··· Material for the task ···
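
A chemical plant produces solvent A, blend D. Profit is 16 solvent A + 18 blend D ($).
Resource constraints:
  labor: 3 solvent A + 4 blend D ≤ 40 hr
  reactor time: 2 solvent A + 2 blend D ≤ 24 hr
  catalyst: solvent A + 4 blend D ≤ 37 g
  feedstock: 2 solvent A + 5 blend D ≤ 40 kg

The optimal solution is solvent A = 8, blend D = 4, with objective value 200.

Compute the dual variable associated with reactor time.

Check each constraint at x*: labor 40/40 (tight); reactor time 24/24 (tight); catalyst 24/37 (slack 13); feedstock 36/40 (slack 4).
Slack constraints have shadow price 0 (complementary slackness).
The binding rows give the dual system: 3·y_labor + 2·y_reactor time = 16 and 4·y_labor + 2·y_reactor time = 18.
This yields shadow prices y_labor = 2, y_reactor time = 5.
Shadow price of reactor time = 5.

5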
···
*What to work on*
Each entry above must be repeated word for word.

*Written answer*
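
A chemical plant produces solvent A, blend D. Profit is 16 solvent A + 18 blend D ($).
Resource constraints:
  labor: 3 solvent A + 4 blend D ≤ 40 hr
  reactor time: 2 solvent A + 2 blend D ≤ 24 hr
  catalyst: solvent A + 4 blend D ≤ 37 g
  feedstock: 2 solvent A + 5 blend D ≤ 40 kg

The optimal solution is solvent A = 8, blend D = 4, with objective value 200.

Compute the dual variable associated with reactor time.

Check each constraint at x*: labor 40/40 (tight); reactor time 24/24 (tight); catalyst 24/37 (slack 13); feedstock 36/40 (slack 4).
Slack constraints have shadow price 0 (complementary slackness).
The binding rows give the dual system: 3·y_labor + 2·y_reactor time = 16 and 4·y_labor + 2·y_reactor time = 18.
This yields shadow prices y_labor = 2, y_reactor time = 5.
Shadow price of reactor time = 5.

5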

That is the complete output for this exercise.